How to complete this task - Write out the data below in full, please. Keep every character as given.

==== Listed entries ====

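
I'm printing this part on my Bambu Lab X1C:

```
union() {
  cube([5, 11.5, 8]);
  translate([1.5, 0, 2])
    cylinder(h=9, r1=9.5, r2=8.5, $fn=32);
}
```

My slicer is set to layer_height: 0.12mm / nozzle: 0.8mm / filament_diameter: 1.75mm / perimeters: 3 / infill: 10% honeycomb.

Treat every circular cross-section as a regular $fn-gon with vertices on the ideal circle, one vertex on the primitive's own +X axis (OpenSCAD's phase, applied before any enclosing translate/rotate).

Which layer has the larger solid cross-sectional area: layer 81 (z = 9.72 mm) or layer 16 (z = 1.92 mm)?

layer 81 (z = 9.72 mm)

Layer 81 (z = 9.72): the cube does not reach this height (z outside [0, 8]); the cone at (1.5, 0) contributes a regular 32-gon of circumradius 8.642 (interpolated between r1=9.5 and r2=8.5 at t=0.858) (area = (32/2)·8.642²·sin(360°/32) = 233.13 mm²); Merging all regions: only the cone at (1.5, 0) is present, so the union is just that shape — area = 233.13 mm². So its area = 233.13 mm². Layer 16 (z = 1.92): the cube is present — its section is the full 5×11.5 rectangle (area 57.50 mm²); the cone at (1.5, 0) is absent (z outside [2, 11]); Merging all regions: only the 5×11.5 cube is present, so the union is just that shape — area = 57.50 mm². So its area = 57.50 mm². Layer 81 is larger (233.13 vs 57.50 mm²).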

====

Solution for this exercise -
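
I'm printing this part on my Bambu Lab X1C:

```
union() {
  cube([5, 11.5, 8]);
  translate([1.5, 0, 2])
    cylinder(h=9, r1=9.5, r2=8.5, $fn=32);
}
```

My slicer is set to layer_height: 0.12mm / nozzle: 0.8mm / filament_diameter: 1.75mm / perimeters: 3 / infill: 10% honeycomb.

Treat every circular cross-section as a regular $fn-gon with vertices on the ideal circle, one vertex on the primitive's own +X axis (OpenSCAD's phase, applied before any enclosing translate/rotate).

Which layer has the larger solid cross-sectional area: layer 81 (z = 9.72 mm) or layer 16 (z = 1.92 mm)?

layer 81 (z = 9.72 mm)

Layer 81 (z = 9.72): the cube does not reach this height (z outside [0, 8]); the cone at (1.5, 0) contributes a regular 32-gon of circumradius 8.642 (interpolated between r1=9.5 and r2=8.5 at t=0.858) (area = (32/2)·8.642²·sin(360°/32) = 233.13 mm²); Merging all regions: only the cone at (1.5, 0) is present, so the union is just that shape — area = 233.13 mm². So its area = 233.13 mm². Layer 16 (z = 1.92): the cube is present — its section is the full 5×11.5 rectangle (area 57.50 mm²); the cone at (1.5, 0) is absent (z outside [2, 11]); Merging all regions: only the 5×11.5 cube is present, so the union is just that shape — area = 57.50 mm². So its area = 57.50 mm². Layer 81 is larger (233.13 vs 57.50 mm²).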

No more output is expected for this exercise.